• [What is expected]: Please return the lines below verbatim, beginning at the one that has "Suppose A_1, …, A_28" and stopping after the one that has "Markov's inequality: for", and add no other lines.

━━ Record excerpts

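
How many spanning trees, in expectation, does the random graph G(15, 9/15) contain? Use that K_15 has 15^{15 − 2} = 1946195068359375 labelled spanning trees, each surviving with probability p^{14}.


K_15 has 15^{15 − 2} = 1946195068359375 labelled spanning trees.
For each such spanning tree H, let X_H = 1 if all 14 edges of H are present in G. Then P[X_H = 1] = p^{14} = (3/5)^{14} = 4782969/6103515625.
By linearity: E[X] = Σ_H E[X_H] = 1946195068359375 · p^{14} = 1946195068359375 · 4782969/6103515625 = 7625597484987/5.
Numerically: E[X] ≈ 1.5251e+12.

E[X] = 1946195068359375 · (3/5)^{14} = 7625597484987/5 ≈ 1.5251e+12.


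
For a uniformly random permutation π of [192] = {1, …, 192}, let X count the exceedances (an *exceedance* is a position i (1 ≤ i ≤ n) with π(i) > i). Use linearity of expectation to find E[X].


Write X = Σ_{i=1}^{192} X_i, where X_i = 1_{π(i) > i}.
For each fixed i, π(i) is uniform over {1, …, 192} (marginal of a uniform permutation), so P[π(i) > i] = (n − i)/n. Summing: Σ_{i=1}^{192} (n − i)/n = (0 + 1 + … + 191)/192 = 192(192 − 1)/(2·192) = (192 − 1)/2.
Hence E[X] = Σ_{i=1}^{192} (192 − i)/192 = 191/2 ≈ 95.5000.

E[X] = 191/2 = 95.5000.


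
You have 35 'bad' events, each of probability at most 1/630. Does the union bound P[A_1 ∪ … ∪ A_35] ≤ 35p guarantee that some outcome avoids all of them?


Union bound: P[∪_{i=1}^{35} A_i] ≤ Σ_i P[A_i] ≤ 35·p = 35·(1/630) = 1/18.
Numerically: 1/18 ≈ 0.055556.
Is 1/18 < 1? YES.
Since P[∪ A_i] ≤ 1/18 < 1, the complement has P[∩ A_i^c] ≥ 1 − 1/18 = 17/18 > 0, so some outcome avoids every A_i.

35·p = 1/18 ≈ 0.055556; existence CERTIFIED by the union bound.


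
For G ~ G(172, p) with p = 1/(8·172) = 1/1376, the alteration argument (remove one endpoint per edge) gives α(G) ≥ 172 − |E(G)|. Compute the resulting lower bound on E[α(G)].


E[|E(G)|] = C(172, 2)·p = 14706 · (1/1376) = 171/16.
E[α(G)] ≥ n − E[|E(G)|] = 172 − 171/16 = 2581/16.
Numerically: ≈ 161.312500.
(This is only a lower bound; the true E[α(G)] may be larger.)

E[α(G)] ≥ 2581/16 ≈ 161.312500.


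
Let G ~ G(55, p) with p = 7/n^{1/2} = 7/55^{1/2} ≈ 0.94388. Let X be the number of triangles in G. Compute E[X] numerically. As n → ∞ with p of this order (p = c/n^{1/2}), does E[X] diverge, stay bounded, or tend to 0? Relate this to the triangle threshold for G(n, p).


Number of potential triangles: C(55, 3) = 26235.
Each occurs with probability p³ ≈ (0.94388)³ ≈ 8.4091110e-01.
By linearity: E[X] = C(55, 3)·p³ ≈ 26235 · 8.4091110e-01 ≈ 22061.30274.
Since α = 1/2 < 1, p = c/n^{1/2} ≫ 1/n is above the triangle threshold p ~ 1/n. Asymptotically E[X] ~ (c³/6)·n^{3(1−α)} = (7³/6)·n^{1.5} → ∞; triangles are abundant w.h.p.

E[X] ≈ 22061.30274; in regime p = Θ(1/n^{1/2}) E[X] diverges (above the triangle threshold p ~ 1/n).


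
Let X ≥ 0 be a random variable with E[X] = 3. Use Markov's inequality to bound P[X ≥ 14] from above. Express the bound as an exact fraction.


μ = E[X] = 3, a = 14.
Markov: P[X ≥ 14] ≤ μ/a = (3)/14 = 3/14.
Numerically: ≈ 0.214.
(Since a = 14 > μ = 3.000, the bound 3/14 is < 1 and informative.)

P[X ≥ 14] ≤ 3/14 ≈ 0.214.


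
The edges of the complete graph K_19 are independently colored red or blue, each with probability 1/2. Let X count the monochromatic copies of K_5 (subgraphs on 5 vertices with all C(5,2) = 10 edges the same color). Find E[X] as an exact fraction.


Let X = Σ_S X_S over the C(19, 5) = 11628 subsets S of size 5, where X_S = 1 if the K_5 on S is monochromatic.
For a fixed S, the K_5 on S has C(5, 2) = 10 edges. P[all 10 edges red] = (1/2)^10, and likewise for blue, so P[monochromatic] = 2·(1/2)^10 = 2^{1 − 10} = 1/512.
By linearity: E[X] = C(19, 5) · 2^{1 − 10} = 11628 · 1/512 = 2907/128.
Numerically: E[X] ≈ 22.711.

E[X] = C(19,5)·2^(1−C(5,2)) = 2907/128 ≈ 22.711.


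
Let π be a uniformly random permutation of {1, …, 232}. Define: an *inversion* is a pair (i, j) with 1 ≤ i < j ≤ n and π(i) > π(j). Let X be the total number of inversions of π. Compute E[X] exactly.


Write X = Σ X_I over the C(232, 2) = 26796 pairs i < j, with X_I the indicator of one inversion.
There are 26796 indicators.
For each fixed pair i < j, the values π(i) and π(j) are two distinct elements of {1, …, 232} in uniformly random order; by symmetry P[π(i) > π(j)] = 1/2.
By linearity: E[X] = 26796 · (1/2) = C(232, 2) · (1/2) = 26796/2 = 13398 ≈ 13398.000000.

E[X] = 13398 = 13398.000000.


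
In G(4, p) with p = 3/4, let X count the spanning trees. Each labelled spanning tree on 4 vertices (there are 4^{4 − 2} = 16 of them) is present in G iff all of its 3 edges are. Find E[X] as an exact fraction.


K_4 has 4^{4 − 2} = 16 labelled spanning trees.
For each such spanning tree H, let X_H = 1 if all 3 edges of H are present in G. Then P[X_H = 1] = p^{3} = (3/4)^{3} = 27/64.
By linearity of expectation: E[X] = Σ_H E[X_H] = 16 · p^{3} = 16 · 27/64 = 27/4.
Numerically: E[X] ≈ 6.75.

E[X] = 16 · (3/4)^{3} = 27/4 ≈ 6.75.


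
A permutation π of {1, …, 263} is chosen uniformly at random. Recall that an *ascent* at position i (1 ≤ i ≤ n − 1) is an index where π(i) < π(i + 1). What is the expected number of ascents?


Write X = Σ X_I over i = 1, …, 262, with X_I the indicator of one ascent.
There are 262 indicators.
For each fixed i, the pair (π(i), π(i+1)) is a uniformly random ordered pair of distinct values from {1, …, 263}; by symmetry P[π(i) < π(i+1)] = 1/2.
By linearity: E[X] = 262 · (1/2) = (263 − 1) · (1/2) = 131 ≈ 131.000000.

E[X] = 131 = 131.000000.


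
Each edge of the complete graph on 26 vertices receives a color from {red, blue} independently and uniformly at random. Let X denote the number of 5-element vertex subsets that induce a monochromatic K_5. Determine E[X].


Let X = Σ_S X_S over the C(26, 5) = 65780 subsets S of size 5, where X_S = 1 if the K_5 on S is monochromatic.
For a fixed S, the K_5 on S has C(5, 2) = 10 edges. P[all 10 edges red] = (1/2)^10, and likewise for blue, so P[monochromatic] = 2·(1/2)^10 = 2^{1 − 10} = 1/512.
By linearity: E[X] = C(26, 5) · 2^{1 − 10} = 65780 · 1/512 = 16445/128.
Numerically: E[X] ≈ 128.477.

E[X] = C(26,5)·2^(1−C(5,2)) = 16445/128 ≈ 128.477.


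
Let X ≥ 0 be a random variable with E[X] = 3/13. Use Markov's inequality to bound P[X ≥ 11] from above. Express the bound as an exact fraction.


μ = E[X] = 3/13, a = 11.
Markov: P[X ≥ 11] ≤ μ/a = (3/13)/11 = 3/143.
Numerically: ≈ 0.0210.
(Since a = 11 > μ = 0.2308, the bound 3/143 is < 1 and informative.)

P[X ≥ 11] ≤ 3/143 ≈ 0.0210.


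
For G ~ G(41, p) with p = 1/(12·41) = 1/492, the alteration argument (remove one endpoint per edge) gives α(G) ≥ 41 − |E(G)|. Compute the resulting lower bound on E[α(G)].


E[|E(G)|] = C(41, 2)·p = 820 · (1/492) = 5/3.
E[α(G)] ≥ n − E[|E(G)|] = 41 − 5/3 = 118/3.
Numerically: ≈ 39.3333.
(This is only a lower bound; the true E[α(G)] may be larger.)

E[α(G)] ≥ 118/3 ≈ 39.3333.


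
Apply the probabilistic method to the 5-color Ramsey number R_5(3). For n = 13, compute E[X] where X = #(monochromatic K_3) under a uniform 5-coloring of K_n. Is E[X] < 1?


E[X] = C(13, 3) · 5^{1 − 3} = 286 · 5^{−2} = 286/25.
As a reduced fraction: E[X] = 286/25 ≈ 11.4400000.
Is E[X] < 1? NO.
Since E[X] ≥ 1, the first-moment bound is inconclusive at n = 13; it does NOT by itself certify R_5(3) > 13.

E[X] = 286/25 ≈ 11.4400000; E[X] ≥ 1; first-moment method inconclusive here.


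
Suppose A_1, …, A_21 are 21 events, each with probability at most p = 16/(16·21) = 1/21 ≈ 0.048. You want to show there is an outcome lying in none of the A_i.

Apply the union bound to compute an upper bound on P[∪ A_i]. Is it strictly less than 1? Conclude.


Union bound: P[∪_{i=1}^{21} A_i] ≤ Σ_i P[A_i] ≤ 21·p = 21·(1/21) = 1.
Numerically: 1 ≈ 1.000.
Is 1 < 1? NO.
Since the bound 1 is ≥ 1, the union bound is uninformative here; it does NOT by itself certify existence.

21·p = 1 ≈ 1.000; existence NOT certified by the union bound.


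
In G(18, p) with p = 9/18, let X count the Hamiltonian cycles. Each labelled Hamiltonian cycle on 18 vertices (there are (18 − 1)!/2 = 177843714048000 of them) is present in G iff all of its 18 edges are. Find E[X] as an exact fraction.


K_18 has (18 − 1)!/2 = 177843714048000 labelled Hamiltonian cycles.
For each such Hamiltonian cycle H, let X_H = 1 if all 18 edges of H are present in G. Then P[X_H = 1] = p^{18} = (1/2)^{18} = 1/262144.
By linearity of expectation: E[X] = Σ_H E[X_H] = 177843714048000 · p^{18} = 177843714048000 · 1/262144 = 10854718875/16.
Numerically: E[X] ≈ 6.78e+08.

E[X] = 177843714048000 · (1/2)^{18} = 10854718875/16 ≈ 6.78e+08.


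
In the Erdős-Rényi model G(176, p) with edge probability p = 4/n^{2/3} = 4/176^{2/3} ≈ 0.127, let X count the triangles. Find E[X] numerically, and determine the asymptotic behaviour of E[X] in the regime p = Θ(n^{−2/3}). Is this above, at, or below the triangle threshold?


Number of potential triangles: C(176, 3) = 893200.
Each occurs with probability p³ ≈ (0.127)³ ≈ 2.06612e-03.
By linearity: E[X] = C(176, 3)·p³ ≈ 893200 · 2.06612e-03 ≈ 1845.455.
Since α = 2/3 < 1, p = c/n^{2/3} ≫ 1/n is above the triangle threshold p ~ 1/n. Asymptotically E[X] ~ (c³/6)·n^{3(1−α)} = (4³/6)·n^{1} → ∞; triangles are abundant w.h.p.

E[X] ≈ 1845.455; in regime p = Θ(1/n^{2/3}) E[X] diverges (above the triangle threshold p ~ 1/n).


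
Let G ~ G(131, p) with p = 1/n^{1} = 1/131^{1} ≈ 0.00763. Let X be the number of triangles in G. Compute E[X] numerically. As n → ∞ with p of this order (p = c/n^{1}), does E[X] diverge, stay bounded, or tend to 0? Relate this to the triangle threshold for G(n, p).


Number of potential triangles: C(131, 3) = 366145.
Each occurs with probability p³ ≈ (0.00763)³ ≈ 4.44822e-07.
By linearity: E[X] = C(131, 3)·p³ ≈ 366145 · 4.44822e-07 ≈ 0.163.
Here α = 1, so p = 1/n is exactly at the triangle threshold p ~ 1/n. Asymptotically E[X] → c³/6 = 1³/6 = 1/6 ≈ 0.167, a bounded constant. In this regime the triangle count is asymptotically Poisson(c³/6).

E[X] ≈ 0.163; in regime p = Θ(1/n^{1}) E[X] stays bounded (at the triangle threshold p ~ 1/n).


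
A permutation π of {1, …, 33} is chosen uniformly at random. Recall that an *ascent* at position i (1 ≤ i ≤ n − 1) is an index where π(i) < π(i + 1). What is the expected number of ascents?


Write X = Σ X_I over i = 1, …, 32, with X_I the indicator of one ascent.
There are 32 indicators.
For each fixed i, the pair (π(i), π(i+1)) is a uniformly random ordered pair of distinct values from {1, …, 33}; by symmetry P[π(i) < π(i+1)] = 1/2.
By linearity: E[X] = 32 · (1/2) = (33 − 1) · (1/2) = 16 ≈ 16.0000.

E[X] = 16 = 16.0000.


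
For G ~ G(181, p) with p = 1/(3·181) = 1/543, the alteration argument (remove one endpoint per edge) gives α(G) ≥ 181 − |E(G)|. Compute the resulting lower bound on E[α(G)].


E[|E(G)|] = C(181, 2)·p = 16290 · (1/543) = 30.
E[α(G)] ≥ n − E[|E(G)|] = 181 − 30 = 151.
Numerically: ≈ 151.00000.
(This is only a lower bound; the true E[α(G)] may be larger.)

E[α(G)] ≥ 151 ≈ 151.00000.


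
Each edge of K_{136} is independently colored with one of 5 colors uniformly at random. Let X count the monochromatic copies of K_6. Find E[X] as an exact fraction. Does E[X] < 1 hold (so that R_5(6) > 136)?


E[X] = C(136, 6) · 5^{1 − 15} = 7858539612 · 5^{−14} = 7858539612/6103515625.
As a reduced fraction: E[X] = 7858539612/6103515625 ≈ 1.288.
Is E[X] < 1? NO.
Since E[X] ≥ 1, the first-moment bound is inconclusive at n = 136; it does NOT by itself certify R_5(6) > 136.

E[X] = 7858539612/6103515625 ≈ 1.288; E[X] ≥ 1; first-moment method inconclusive here.


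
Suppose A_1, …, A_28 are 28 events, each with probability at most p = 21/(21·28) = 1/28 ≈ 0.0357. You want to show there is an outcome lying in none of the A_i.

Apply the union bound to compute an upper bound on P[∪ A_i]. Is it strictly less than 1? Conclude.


Union bound: P[∪_{i=1}^{28} A_i] ≤ Σ_i P[A_i] ≤ 28·p = 28·(1/28) = 1.
Numerically: 1 ≈ 1.0000.
Is 1 < 1? NO.
Since the bound 1 is ≥ 1, the union bound is uninformative here; it does NOT by itself certify existence.

28·p = 1 ≈ 1.0000; existence NOT certified by the union bound.


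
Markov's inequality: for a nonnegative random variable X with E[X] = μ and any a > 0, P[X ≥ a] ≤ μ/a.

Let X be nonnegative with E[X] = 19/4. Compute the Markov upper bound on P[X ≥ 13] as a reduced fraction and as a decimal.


μ = E[X] = 19/4, a = 13.
Markov: P[X ≥ 13] ≤ μ/a = (19/4)/13 = 19/52.
Numerically: ≈ 0.365.
(Since a = 13 > μ = 4.750, the bound 19/52 is < 1 and informative.)

P[X ≥ 13] ≤ 19/52 ≈ 0.365.


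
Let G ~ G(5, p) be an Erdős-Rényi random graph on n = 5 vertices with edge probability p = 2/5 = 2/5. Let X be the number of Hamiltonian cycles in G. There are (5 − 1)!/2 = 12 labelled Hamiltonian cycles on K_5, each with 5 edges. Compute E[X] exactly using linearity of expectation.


K_5 has (5 − 1)!/2 = 12 labelled Hamiltonian cycles.
For each such Hamiltonian cycle H, let X_H = 1 if all 5 edges of H are present in G. Then P[X_H = 1] = p^{5} = (2/5)^{5} = 32/3125.
Summing the indicators: E[X] = Σ_H E[X_H] = 12 · p^{5} = 12 · 32/3125 = 384/3125.
Numerically: E[X] ≈ 0.1229.

E[X] = 12 · (2/5)^{5} = 384/3125 ≈ 0.1229.


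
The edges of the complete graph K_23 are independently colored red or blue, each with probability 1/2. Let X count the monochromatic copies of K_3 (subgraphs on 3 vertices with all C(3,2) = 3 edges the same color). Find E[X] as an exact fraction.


Let X = Σ_S X_S over the C(23, 3) = 1771 subsets S of size 3, where X_S = 1 if the K_3 on S is monochromatic.
For a fixed S, the K_3 on S has C(3, 2) = 3 edges. P[all 3 edges red] = (1/2)^3, and likewise for blue, so P[monochromatic] = 2·(1/2)^3 = 2^{1 − 3} = 1/4.
Summing: E[X] = C(23, 3) · 2^{1 − 3} = 1771 · 1/4 = 1771/4.
Numerically: E[X] ≈ 442.750000.

E[X] = C(23,3)·2^(1−C(3,2)) = 1771/4 ≈ 442.750000.


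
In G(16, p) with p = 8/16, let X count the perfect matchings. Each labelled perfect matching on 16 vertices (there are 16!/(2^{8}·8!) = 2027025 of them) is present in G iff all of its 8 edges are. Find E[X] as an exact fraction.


K_16 has 16!/(2^{8}·8!) = 2027025 labelled perfect matchings.
For each such perfect matching H, let X_H = 1 if all 8 edges of H are present in G. Then P[X_H = 1] = p^{8} = (1/2)^{8} = 1/256.
By linearity of expectation: E[X] = Σ_H E[X_H] = 2027025 · p^{8} = 2027025 · 1/256 = 2027025/256.
Numerically: E[X] ≈ 7918.

E[X] = 2027025 · (1/2)^{8} = 2027025/256 ≈ 7918.


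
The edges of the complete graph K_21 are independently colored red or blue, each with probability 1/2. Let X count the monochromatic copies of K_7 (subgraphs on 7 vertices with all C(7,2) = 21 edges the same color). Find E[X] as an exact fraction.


Let X = Σ_S X_S over the C(21, 7) = 116280 subsets S of size 7, where X_S = 1 if the K_7 on S is monochromatic.
For a fixed S, the K_7 on S has C(7, 2) = 21 edges. P[all 21 edges red] = (1/2)^21, and likewise for blue, so P[monochromatic] = 2·(1/2)^21 = 2^{1 − 21} = 1/1048576.
By linearity of expectation: E[X] = C(21, 7) · 2^{1 − 21} = 116280 · 1/1048576 = 14535/131072.
Numerically: E[X] ≈ 0.111.

E[X] = C(21,7)·2^(1−C(7,2)) = 14535/131072 ≈ 0.111.


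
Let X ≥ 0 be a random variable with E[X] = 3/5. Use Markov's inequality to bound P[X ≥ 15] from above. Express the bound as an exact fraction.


μ = E[X] = 3/5, a = 15.
Markov: P[X ≥ 15] ≤ μ/a = (3/5)/15 = 1/25.
Numerically: ≈ 0.0400.
(Since a = 15 > μ = 0.6000, the bound 1/25 is < 1 and informative.)

P[X ≥ 15] ≤ 1/25 ≈ 0.0400.


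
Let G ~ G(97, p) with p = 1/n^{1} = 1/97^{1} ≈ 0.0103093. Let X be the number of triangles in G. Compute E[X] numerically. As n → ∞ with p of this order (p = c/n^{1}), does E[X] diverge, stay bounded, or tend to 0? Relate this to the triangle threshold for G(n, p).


Number of potential triangles: C(97, 3) = 147440.
Each occurs with probability p³ ≈ (0.0103093)³ ≈ 1.09568268e-06.
By linearity: E[X] = C(97, 3)·p³ ≈ 147440 · 1.09568268e-06 ≈ 0.161547.
Here α = 1, so p = 1/n is exactly at the triangle threshold p ~ 1/n. Asymptotically E[X] → c³/6 = 1³/6 = 1/6 ≈ 0.166667, a bounded constant. In this regime the triangle count is asymptotically Poisson(c³/6).

E[X] ≈ 0.161547; in regime p = Θ(1/n^{1}) E[X] stays bounded (at the triangle threshold p ~ 1/n).


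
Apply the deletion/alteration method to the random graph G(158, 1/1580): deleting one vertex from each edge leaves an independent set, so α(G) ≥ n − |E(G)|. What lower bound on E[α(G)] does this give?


E[|E(G)|] = C(158, 2)·p = 12403 · (1/1580) = 157/20.
E[α(G)] ≥ n − E[|E(G)|] = 158 − 157/20 = 3003/20.
Numerically: ≈ 150.150000.
(This is only a lower bound; the true E[α(G)] may be larger.)

E[α(G)] ≥ 3003/20 ≈ 150.150000.


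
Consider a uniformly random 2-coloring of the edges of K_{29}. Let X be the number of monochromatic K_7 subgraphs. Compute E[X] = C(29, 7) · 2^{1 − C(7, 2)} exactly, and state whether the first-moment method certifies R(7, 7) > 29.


E[X] = C(29, 7) · 2^{1 − 21} = 1560780 · 2^{−20} = 1560780/1048576.
As a reduced fraction: E[X] = 390195/262144 ≈ 1.488476.
Is E[X] < 1? NO.
Since E[X] ≥ 1, the first-moment bound is inconclusive at n = 29; it does NOT by itself certify R(7, 7) > 29.

E[X] = 390195/262144 ≈ 1.488476; E[X] ≥ 1; first-moment method inconclusive here.


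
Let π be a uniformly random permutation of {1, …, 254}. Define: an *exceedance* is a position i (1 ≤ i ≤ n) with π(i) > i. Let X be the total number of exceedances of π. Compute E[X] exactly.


Write X = Σ_{i=1}^{254} X_i, where X_i = 1_{π(i) > i}.
For each fixed i, π(i) is uniform over {1, …, 254} (marginal of a uniform permutation), so P[π(i) > i] = (n − i)/n. Summing: Σ_{i=1}^{254} (n − i)/n = (0 + 1 + … + 253)/254 = 254(254 − 1)/(2·254) = (254 − 1)/2.
Hence E[X] = Σ_{i=1}^{254} (254 − i)/254 = 253/2 ≈ 126.50000.

E[X] = 253/2 = 126.50000.


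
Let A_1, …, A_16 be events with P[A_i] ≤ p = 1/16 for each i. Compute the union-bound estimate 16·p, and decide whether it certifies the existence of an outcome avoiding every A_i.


Union bound: P[∪_{i=1}^{16} A_i] ≤ Σ_i P[A_i] ≤ 16·p = 16·(1/16) = 1.
Numerically: 1 ≈ 1.0000000.
Is 1 < 1? NO.
Since the bound 1 is ≥ 1, the union bound is uninformative here; it does NOT by itself certify existence.

16·p = 1 ≈ 1.0000000; existence NOT certified by the union bound.


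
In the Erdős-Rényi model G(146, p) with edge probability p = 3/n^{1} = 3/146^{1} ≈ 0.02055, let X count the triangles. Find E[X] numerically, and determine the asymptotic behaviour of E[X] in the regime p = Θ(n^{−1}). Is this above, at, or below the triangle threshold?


Number of potential triangles: C(146, 3) = 508080.
Each occurs with probability p³ ≈ (0.02055)³ ≈ 8.675713e-06.
By linearity: E[X] = C(146, 3)·p³ ≈ 508080 · 8.675713e-06 ≈ 4.4080.
Here α = 1, so p = 3/n is exactly at the triangle threshold p ~ 1/n. Asymptotically E[X] → c³/6 = 3³/6 = 9/2 ≈ 4.5000, a bounded constant. In this regime the triangle count is asymptotically Poisson(c³/6).

E[X] ≈ 4.4080; in regime p = Θ(1/n^{1}) E[X] stays bounded (at the triangle threshold p ~ 1/n).


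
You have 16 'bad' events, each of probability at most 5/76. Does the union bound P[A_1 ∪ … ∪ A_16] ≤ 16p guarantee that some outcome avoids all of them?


Union bound: P[∪_{i=1}^{16} A_i] ≤ Σ_i P[A_i] ≤ 16·p = 16·(5/76) = 20/19.
Numerically: 20/19 ≈ 1.052632.
Is 20/19 < 1? NO.
Since the bound 20/19 is ≥ 1, the union bound is uninformative here; it does NOT by itself certify existence.

16·p = 20/19 ≈ 1.052632; existence NOT certified by the union bound.


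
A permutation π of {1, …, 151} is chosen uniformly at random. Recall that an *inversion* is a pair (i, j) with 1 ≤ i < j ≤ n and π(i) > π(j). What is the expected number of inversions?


Write X = Σ X_I over the C(151, 2) = 11325 pairs i < j, with X_I the indicator of one inversion.
There are 11325 indicators.
For each fixed pair i < j, the values π(i) and π(j) are two distinct elements of {1, …, 151} in uniformly random order; by symmetry P[π(i) > π(j)] = 1/2.
By linearity: E[X] = 11325 · (1/2) = C(151, 2) · (1/2) = 11325/2 = 11325/2 ≈ 5662.5000.

E[X] = 11325/2 = 5662.5000.


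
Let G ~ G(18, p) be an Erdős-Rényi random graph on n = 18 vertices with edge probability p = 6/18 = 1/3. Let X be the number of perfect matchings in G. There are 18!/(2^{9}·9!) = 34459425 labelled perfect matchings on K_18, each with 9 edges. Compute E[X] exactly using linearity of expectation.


K_18 has 18!/(2^{9}·9!) = 34459425 labelled perfect matchings.
For each such perfect matching H, let X_H = 1 if all 9 edges of H are present in G. Then P[X_H = 1] = p^{9} = (1/3)^{9} = 1/19683.
By linearity of expectation: E[X] = Σ_H E[X_H] = 34459425 · p^{9} = 34459425 · 1/19683 = 425425/243.
Numerically: E[X] ≈ 1.75e+03.

E[X] = 34459425 · (1/3)^{9} = 425425/243 ≈ 1.75e+03.


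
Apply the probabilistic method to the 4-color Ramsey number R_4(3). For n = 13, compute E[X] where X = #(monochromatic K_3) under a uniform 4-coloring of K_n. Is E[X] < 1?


E[X] = C(13, 3) · 4^{1 − 3} = 286 · 4^{−2} = 286/16.
As a reduced fraction: E[X] = 143/8 ≈ 17.875.
Is E[X] < 1? NO.
Since E[X] ≥ 1, the first-moment bound is inconclusive at n = 13; it does NOT by itself certify R_4(3) > 13.

E[X] = 143/8 ≈ 17.875; E[X] ≥ 1; first-moment method inconclusive here.


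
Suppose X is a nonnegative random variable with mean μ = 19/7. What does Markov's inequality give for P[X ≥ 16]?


μ = E[X] = 19/7, a = 16.
Markov: P[X ≥ 16] ≤ μ/a = (19/7)/16 = 19/112.
Numerically: ≈ 0.16964.
(Since a = 16 > μ = 2.71429, the bound 19/112 is < 1 and informative.)

P[X ≥ 16] ≤ 19/112 ≈ 0.16964.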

━━━━

• [Answer box]:
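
Suppose A_1, …, A_28 are 28 events, each with probability at most p = 21/(21·28) = 1/28 ≈ 0.0357. You want to show there is an outcome lying in none of the A_i.

Apply the union bound to compute an upper bound on P[∪ A_i]. Is it strictly less than 1? Conclude.


Union bound: P[∪_{i=1}^{28} A_i] ≤ Σ_i P[A_i] ≤ 28·p = 28·(1/28) = 1.
Numerically: 1 ≈ 1.0000.
Is 1 < 1? NO.
Since the bound 1 is ≥ 1, the union bound is uninformative here; it does NOT by itself certify existence.

28·p = 1 ≈ 1.0000; existence NOT certified by the union bound.


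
Markov's inequality: for a nonnegative random variable X with E[X] = μ and any a > 0, P[X ≥ a] ≤ μ/a.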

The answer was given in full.